PROBLEM STATEMENT =>
Scan the records below, and wherever a line has the word "coefficient", pull it out.
- - - - -
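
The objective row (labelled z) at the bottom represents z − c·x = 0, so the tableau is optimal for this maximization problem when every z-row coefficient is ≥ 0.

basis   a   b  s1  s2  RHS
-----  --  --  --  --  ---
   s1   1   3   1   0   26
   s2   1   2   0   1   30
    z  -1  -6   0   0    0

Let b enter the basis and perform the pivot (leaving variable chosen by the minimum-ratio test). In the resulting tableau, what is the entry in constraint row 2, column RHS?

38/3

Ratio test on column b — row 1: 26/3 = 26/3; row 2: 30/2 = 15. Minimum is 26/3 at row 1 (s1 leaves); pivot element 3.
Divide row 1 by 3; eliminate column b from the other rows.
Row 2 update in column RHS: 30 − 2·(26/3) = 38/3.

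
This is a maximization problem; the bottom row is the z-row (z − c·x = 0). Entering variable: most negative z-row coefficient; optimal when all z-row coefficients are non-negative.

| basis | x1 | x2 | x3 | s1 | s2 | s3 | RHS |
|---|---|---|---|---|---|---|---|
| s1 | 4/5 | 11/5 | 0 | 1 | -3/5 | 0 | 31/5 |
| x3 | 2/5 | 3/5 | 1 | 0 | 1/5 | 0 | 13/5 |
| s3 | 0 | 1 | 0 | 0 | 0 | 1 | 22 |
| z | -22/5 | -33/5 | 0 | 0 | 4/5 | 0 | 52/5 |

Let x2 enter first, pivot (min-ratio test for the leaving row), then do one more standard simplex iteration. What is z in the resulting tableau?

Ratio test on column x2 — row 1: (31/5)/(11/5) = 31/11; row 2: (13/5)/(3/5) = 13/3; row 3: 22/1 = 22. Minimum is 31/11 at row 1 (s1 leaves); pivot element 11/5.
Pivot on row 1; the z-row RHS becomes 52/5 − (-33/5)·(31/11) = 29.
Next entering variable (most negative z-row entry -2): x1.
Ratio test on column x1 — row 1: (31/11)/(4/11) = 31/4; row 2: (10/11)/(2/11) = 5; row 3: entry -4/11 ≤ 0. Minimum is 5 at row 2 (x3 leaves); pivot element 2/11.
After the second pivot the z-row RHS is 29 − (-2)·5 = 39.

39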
- - - - -
ANSWER TO THIS TASK =>
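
The objective row (labelled z) at the bottom represents z − c·x = 0, so the tableau is optimal for this maximization problem when every z-row coefficient is ≥ 0.
This is a maximization problem; the bottom row is the z-row (z − c·x = 0). Entering variable: most negative z-row coefficient; optimal when all z-row coefficients are non-negative.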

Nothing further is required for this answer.